Information provided Block Start

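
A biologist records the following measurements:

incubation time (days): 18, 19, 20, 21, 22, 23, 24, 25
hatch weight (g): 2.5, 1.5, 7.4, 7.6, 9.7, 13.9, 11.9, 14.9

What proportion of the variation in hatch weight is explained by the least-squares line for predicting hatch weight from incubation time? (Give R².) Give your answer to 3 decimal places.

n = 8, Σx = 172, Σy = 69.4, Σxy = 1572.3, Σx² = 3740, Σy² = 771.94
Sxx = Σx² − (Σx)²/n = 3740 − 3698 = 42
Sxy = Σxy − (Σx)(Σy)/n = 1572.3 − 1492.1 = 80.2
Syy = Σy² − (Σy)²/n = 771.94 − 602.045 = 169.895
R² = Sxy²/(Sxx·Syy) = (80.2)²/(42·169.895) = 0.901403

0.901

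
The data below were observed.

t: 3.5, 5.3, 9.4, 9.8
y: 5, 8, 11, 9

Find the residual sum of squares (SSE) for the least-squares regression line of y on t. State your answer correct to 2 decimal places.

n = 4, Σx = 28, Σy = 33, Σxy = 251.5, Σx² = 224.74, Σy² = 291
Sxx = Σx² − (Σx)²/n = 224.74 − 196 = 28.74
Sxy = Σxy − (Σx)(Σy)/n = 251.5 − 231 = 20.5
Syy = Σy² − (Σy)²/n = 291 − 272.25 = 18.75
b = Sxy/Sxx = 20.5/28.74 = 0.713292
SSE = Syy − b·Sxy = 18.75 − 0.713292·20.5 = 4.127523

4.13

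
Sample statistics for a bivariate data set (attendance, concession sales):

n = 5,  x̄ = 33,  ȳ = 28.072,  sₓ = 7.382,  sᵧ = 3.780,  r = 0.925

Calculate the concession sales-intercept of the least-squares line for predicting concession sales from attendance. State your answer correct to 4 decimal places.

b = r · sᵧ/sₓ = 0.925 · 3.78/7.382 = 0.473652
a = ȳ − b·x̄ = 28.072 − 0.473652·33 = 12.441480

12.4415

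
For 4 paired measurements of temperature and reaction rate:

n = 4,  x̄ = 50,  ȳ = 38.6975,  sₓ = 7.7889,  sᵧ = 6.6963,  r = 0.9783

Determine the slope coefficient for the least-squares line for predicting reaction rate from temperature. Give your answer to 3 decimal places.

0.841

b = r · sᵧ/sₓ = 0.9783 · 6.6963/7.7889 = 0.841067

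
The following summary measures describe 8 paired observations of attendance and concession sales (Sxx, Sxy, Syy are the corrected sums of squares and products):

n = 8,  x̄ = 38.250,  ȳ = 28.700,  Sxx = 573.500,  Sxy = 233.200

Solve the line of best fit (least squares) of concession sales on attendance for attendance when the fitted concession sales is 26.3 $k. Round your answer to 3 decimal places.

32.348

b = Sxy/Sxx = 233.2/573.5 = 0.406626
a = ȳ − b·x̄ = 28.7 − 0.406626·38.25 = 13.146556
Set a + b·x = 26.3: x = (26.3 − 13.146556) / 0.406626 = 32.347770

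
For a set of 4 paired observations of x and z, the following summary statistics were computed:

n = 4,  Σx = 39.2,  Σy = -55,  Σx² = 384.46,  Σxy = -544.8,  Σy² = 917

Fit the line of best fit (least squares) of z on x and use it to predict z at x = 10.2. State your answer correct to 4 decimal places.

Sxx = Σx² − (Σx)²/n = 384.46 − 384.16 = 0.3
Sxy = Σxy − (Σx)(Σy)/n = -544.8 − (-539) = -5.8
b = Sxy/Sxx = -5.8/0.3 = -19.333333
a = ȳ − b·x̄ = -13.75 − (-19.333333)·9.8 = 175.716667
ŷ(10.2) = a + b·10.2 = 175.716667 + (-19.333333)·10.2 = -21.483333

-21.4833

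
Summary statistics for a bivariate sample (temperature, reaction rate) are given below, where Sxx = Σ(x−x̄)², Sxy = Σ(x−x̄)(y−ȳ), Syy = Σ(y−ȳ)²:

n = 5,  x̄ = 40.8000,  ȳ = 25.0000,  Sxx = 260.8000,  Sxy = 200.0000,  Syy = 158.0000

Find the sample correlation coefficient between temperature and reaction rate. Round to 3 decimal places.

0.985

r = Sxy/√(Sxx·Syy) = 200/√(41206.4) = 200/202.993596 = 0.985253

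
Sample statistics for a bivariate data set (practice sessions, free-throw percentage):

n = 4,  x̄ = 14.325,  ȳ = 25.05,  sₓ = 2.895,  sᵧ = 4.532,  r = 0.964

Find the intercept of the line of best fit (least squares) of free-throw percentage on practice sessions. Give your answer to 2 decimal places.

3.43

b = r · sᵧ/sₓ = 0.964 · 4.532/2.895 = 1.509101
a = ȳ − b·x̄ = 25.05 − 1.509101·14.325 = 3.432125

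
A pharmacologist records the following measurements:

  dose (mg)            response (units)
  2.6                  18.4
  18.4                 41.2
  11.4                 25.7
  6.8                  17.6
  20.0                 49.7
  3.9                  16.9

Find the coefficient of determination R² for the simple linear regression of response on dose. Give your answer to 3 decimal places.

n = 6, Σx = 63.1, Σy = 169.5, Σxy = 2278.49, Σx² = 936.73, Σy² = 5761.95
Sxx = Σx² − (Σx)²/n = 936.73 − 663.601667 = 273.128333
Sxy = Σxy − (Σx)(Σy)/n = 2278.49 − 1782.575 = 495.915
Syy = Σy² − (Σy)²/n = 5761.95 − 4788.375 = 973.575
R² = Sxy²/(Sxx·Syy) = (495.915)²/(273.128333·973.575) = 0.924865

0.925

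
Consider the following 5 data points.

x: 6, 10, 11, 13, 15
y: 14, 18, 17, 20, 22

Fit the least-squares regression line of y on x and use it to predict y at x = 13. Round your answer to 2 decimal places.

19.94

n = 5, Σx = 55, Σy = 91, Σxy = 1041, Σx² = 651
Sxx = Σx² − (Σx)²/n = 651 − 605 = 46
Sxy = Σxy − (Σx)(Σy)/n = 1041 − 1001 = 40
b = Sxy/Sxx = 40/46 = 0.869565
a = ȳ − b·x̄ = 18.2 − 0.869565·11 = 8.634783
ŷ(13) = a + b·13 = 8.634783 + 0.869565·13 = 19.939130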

Information provided Block End

Problem statement >> Your task is to restate, word for word, the line with "Fit the least-squares" and all lines after it, ending with the last line of the data.

Exercise solution >>
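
Fit the least-squares regression line of y on x and use it to predict y at x = 13. Round your answer to 2 decimal places.

19.94

n = 5, Σx = 55, Σy = 91, Σxy = 1041, Σx² = 651
Sxx = Σx² − (Σx)²/n = 651 − 605 = 46
Sxy = Σxy − (Σx)(Σy)/n = 1041 − 1001 = 40
b = Sxy/Sxx = 40/46 = 0.869565
a = ȳ − b·x̄ = 18.2 − 0.869565·11 = 8.634783
ŷ(13) = a + b·13 = 8.634783 + 0.869565·13 = 19.939130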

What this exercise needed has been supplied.